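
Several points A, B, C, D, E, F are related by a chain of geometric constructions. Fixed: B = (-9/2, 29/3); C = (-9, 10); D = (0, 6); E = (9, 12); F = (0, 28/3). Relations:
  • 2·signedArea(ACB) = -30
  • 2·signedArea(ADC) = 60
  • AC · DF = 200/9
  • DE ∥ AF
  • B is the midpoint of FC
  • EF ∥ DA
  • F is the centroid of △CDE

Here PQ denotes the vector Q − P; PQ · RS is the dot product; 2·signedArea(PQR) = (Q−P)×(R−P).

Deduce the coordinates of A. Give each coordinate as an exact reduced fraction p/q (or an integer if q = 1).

A = (-9, 10/3)

1. A_x = -9  [DE ∥ AF ∩ EF ∥ DA]
2. A_y = 10/3  [DE ∥ AF ∩ EF ∥ DA]
   → A = (-9, 10/3)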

=-=-=-=-=

_Work to be completed_:
From the line with "Here PQ denotes" through the last line of the records, set down every line exactly as written and leave out all others.

_Response for this exercise_:
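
Here PQ denotes the vector Q − P; PQ · RS is the dot product; 2·signedArea(PQR) = (Q−P)×(R−P).

Deduce the coordinates of A. Give each coordinate as an exact reduced fraction p/q (or an integer if q = 1).

A = (-9, 10/3)

1. A_x = -9  [DE ∥ AF ∩ EF ∥ DA]
2. A_y = 10/3  [DE ∥ AF ∩ EF ∥ DA]
   → A = (-9, 10/3)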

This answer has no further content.